* PROBLEM STATEMENT: Using the listing below, retype exactly the lines starting at the one with "add_point(4.497, -4.232, -7.292)" and ending at the one with "add_point(-0.909, -5.305, -9.478)", and include both.

◇ ◇ ◇ ◇ ◇ ◇ ◇

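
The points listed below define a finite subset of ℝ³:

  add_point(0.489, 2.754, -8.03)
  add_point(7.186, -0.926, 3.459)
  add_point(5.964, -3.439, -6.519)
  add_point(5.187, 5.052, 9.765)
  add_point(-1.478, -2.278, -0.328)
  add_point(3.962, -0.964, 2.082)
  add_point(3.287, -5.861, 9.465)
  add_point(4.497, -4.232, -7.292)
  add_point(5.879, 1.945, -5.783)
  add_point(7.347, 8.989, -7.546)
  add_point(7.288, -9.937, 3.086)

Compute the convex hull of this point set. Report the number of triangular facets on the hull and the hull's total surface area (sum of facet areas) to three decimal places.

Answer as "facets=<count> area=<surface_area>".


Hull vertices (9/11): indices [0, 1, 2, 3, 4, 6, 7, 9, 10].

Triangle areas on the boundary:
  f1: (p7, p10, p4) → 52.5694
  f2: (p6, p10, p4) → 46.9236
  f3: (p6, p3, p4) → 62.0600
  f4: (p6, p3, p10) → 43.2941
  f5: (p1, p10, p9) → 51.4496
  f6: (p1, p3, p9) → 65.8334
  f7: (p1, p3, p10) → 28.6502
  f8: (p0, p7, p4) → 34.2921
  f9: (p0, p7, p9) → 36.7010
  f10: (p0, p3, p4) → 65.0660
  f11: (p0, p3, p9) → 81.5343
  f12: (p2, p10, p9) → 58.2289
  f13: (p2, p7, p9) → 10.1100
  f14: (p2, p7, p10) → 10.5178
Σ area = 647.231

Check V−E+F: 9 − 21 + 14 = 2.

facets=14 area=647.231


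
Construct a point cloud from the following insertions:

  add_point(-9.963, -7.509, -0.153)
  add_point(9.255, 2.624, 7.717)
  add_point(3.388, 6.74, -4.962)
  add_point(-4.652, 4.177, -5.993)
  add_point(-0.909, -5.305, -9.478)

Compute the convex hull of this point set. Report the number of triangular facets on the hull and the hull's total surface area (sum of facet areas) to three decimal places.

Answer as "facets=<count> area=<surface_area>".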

◇ ◇ ◇ ◇ ◇ ◇ ◇

* SOLUTION TO THE PROBLEM:
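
  add_point(4.497, -4.232, -7.292)
  add_point(5.879, 1.945, -5.783)
  add_point(7.347, 8.989, -7.546)
  add_point(7.288, -9.937, 3.086)

Compute the convex hull of this point set. Report the number of triangular facets on the hull and the hull's total surface area (sum of facet areas) to three decimal places.

Answer as "facets=<count> area=<surface_area>".


Hull vertices (9/11): indices [0, 1, 2, 3, 4, 6, 7, 9, 10].

Triangle areas on the boundary:
  f1: (p7, p10, p4) → 52.5694
  f2: (p6, p10, p4) → 46.9236
  f3: (p6, p3, p4) → 62.0600
  f4: (p6, p3, p10) → 43.2941
  f5: (p1, p10, p9) → 51.4496
  f6: (p1, p3, p9) → 65.8334
  f7: (p1, p3, p10) → 28.6502
  f8: (p0, p7, p4) → 34.2921
  f9: (p0, p7, p9) → 36.7010
  f10: (p0, p3, p4) → 65.0660
  f11: (p0, p3, p9) → 81.5343
  f12: (p2, p10, p9) → 58.2289
  f13: (p2, p7, p9) → 10.1100
  f14: (p2, p7, p10) → 10.5178
Σ area = 647.231

Check V−E+F: 9 − 21 + 14 = 2.

facets=14 area=647.231


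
Construct a point cloud from the following insertions:

  add_point(-9.963, -7.509, -0.153)
  add_point(9.255, 2.624, 7.717)
  add_point(3.388, 6.74, -4.962)
  add_point(-4.652, 4.177, -5.993)
  add_point(-0.909, -5.305, -9.478)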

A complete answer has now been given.